[What you should do]
Write out, word for word, the line that contains "If €2,880 is" and each line after it down to the last line of the data below. Include nothing more.

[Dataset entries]

- - -

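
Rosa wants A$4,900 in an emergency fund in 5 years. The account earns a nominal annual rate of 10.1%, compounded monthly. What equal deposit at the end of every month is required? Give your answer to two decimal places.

Periodic rate i = 0.101/12 = 0.00841667; n = 5 × 12 = 60 periods.
PMT = 4900 / ( [(1+0.00841667)^60 − 1] / 0.00841667 ) = 4900 / 77.642069 = 63.1101

A$63.11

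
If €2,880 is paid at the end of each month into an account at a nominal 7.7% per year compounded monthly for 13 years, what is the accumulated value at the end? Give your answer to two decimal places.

€768,539.88

i = 0.077/12 = 0.00641667 per month; n = 13·12 = 156.
FV = PMT · [(1+i)^n − 1] / i = 2880 · 266.854124 = 768,539.8767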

- - -

[The answer]
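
If €2,880 is paid at the end of each month into an account at a nominal 7.7% per year compounded monthly for 13 years, what is the accumulated value at the end? Give your answer to two decimal places.

€768,539.88

i = 0.077/12 = 0.00641667 per month; n = 13·12 = 156.
FV = PMT · [(1+i)^n − 1] / i = 2880 · 266.854124 = 768,539.8767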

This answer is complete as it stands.